TASK DESCRIPTION - Line by line, return the material below exactly as it reads.

▼

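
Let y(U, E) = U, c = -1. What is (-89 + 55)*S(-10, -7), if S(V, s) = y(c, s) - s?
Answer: -204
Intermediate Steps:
S(V, s) = -1 - s
(-89 + 55)*S(-10, -7) = (-89 + 55)*(-1 - 1*(-7)) = -34*(-1 + 7) = -34*6 = -204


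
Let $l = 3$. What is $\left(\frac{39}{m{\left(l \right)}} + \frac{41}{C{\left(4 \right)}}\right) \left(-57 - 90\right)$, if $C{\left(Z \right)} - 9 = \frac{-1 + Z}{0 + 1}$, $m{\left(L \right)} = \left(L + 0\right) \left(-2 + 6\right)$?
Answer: $-980$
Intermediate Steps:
$m{\left(L \right)} = 4 L$ ($m{\left(L \right)} = L 4 = 4 L$)
$C{\left(Z \right)} = 8 + Z$ ($C{\left(Z \right)} = 9 + \frac{-1 + Z}{0 + 1} = 9 + \frac{-1 + Z}{1} = 9 + \left(-1 + Z\right) 1 = 9 + \left(-1 + Z\right) = 8 + Z$)
$\left(\frac{39}{m{\left(l \right)}} + \frac{41}{C{\left(4 \right)}}\right) \left(-57 - 90\right) = \left(\frac{39}{4 \cdot 3} + \frac{41}{8 + 4}\right) \left(-57 - 90\right) = \left(\frac{39}{12} + \frac{41}{12}\right) \left(-147\right) = \left(39 \cdot \frac{1}{12} + 41 \cdot \frac{1}{12}\right) \left(-147\right) = \left(\frac{13}{4} + \frac{41}{12}\right) \left(-147\right) = \frac{20}{3} \left(-147\right) = -980$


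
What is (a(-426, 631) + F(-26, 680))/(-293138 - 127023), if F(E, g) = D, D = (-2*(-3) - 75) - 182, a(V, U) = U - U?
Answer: 251/420161 ≈ 0.00059739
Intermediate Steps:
a(V, U) = 0
D = -251 (D = (6 - 75) - 182 = -69 - 182 = -251)
F(E, g) = -251
(a(-426, 631) + F(-26, 680))/(-293138 - 127023) = (0 - 251)/(-293138 - 127023) = -251/(-420161) = -251*(-1/420161) = 251/420161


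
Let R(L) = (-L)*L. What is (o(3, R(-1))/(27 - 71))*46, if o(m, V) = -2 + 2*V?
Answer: 46/11 ≈ 4.1818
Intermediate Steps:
R(L) = -L²
(o(3, R(-1))/(27 - 71))*46 = ((-2 + 2*(-1*(-1)²))/(27 - 71))*46 = ((-2 + 2*(-1*1))/(-44))*46 = ((-2 + 2*(-1))*(-1/44))*46 = ((-2 - 2)*(-1/44))*46 = -4*(-1/44)*46 = (1/11)*46 = 46/11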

▲

EXPECTED ANSWER -
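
Let y(U, E) = U, c = -1. What is (-89 + 55)*S(-10, -7), if S(V, s) = y(c, s) - s?
Answer: -204
Intermediate Steps:
S(V, s) = -1 - s
(-89 + 55)*S(-10, -7) = (-89 + 55)*(-1 - 1*(-7)) = -34*(-1 + 7) = -34*6 = -204


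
Let $l = 3$. What is $\left(\frac{39}{m{\left(l \right)}} + \frac{41}{C{\left(4 \right)}}\right) \left(-57 - 90\right)$, if $C{\left(Z \right)} - 9 = \frac{-1 + Z}{0 + 1}$, $m{\left(L \right)} = \left(L + 0\right) \left(-2 + 6\right)$?
Answer: $-980$
Intermediate Steps:
$m{\left(L \right)} = 4 L$ ($m{\left(L \right)} = L 4 = 4 L$)
$C{\left(Z \right)} = 8 + Z$ ($C{\left(Z \right)} = 9 + \frac{-1 + Z}{0 + 1} = 9 + \frac{-1 + Z}{1} = 9 + \left(-1 + Z\right) 1 = 9 + \left(-1 + Z\right) = 8 + Z$)
$\left(\frac{39}{m{\left(l \right)}} + \frac{41}{C{\left(4 \right)}}\right) \left(-57 - 90\right) = \left(\frac{39}{4 \cdot 3} + \frac{41}{8 + 4}\right) \left(-57 - 90\right) = \left(\frac{39}{12} + \frac{41}{12}\right) \left(-147\right) = \left(39 \cdot \frac{1}{12} + 41 \cdot \frac{1}{12}\right) \left(-147\right) = \left(\frac{13}{4} + \frac{41}{12}\right) \left(-147\right) = \frac{20}{3} \left(-147\right) = -980$


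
What is (a(-426, 631) + F(-26, 680))/(-293138 - 127023), if F(E, g) = D, D = (-2*(-3) - 75) - 182, a(V, U) = U - U?
Answer: 251/420161 ≈ 0.00059739
Intermediate Steps:
a(V, U) = 0
D = -251 (D = (6 - 75) - 182 = -69 - 182 = -251)
F(E, g) = -251
(a(-426, 631) + F(-26, 680))/(-293138 - 127023) = (0 - 251)/(-293138 - 127023) = -251/(-420161) = -251*(-1/420161) = 251/420161


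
Let R(L) = (-L)*L. What is (o(3, R(-1))/(27 - 71))*46, if o(m, V) = -2 + 2*V?
Answer: 46/11 ≈ 4.1818
Intermediate Steps:
R(L) = -L²
(o(3, R(-1))/(27 - 71))*46 = ((-2 + 2*(-1*(-1)²))/(27 - 71))*46 = ((-2 + 2*(-1*1))/(-44))*46 = ((-2 + 2*(-1))*(-1/44))*46 = ((-2 - 2)*(-1/44))*46 = -4*(-1/44)*46 = (1/11)*46 = 46/11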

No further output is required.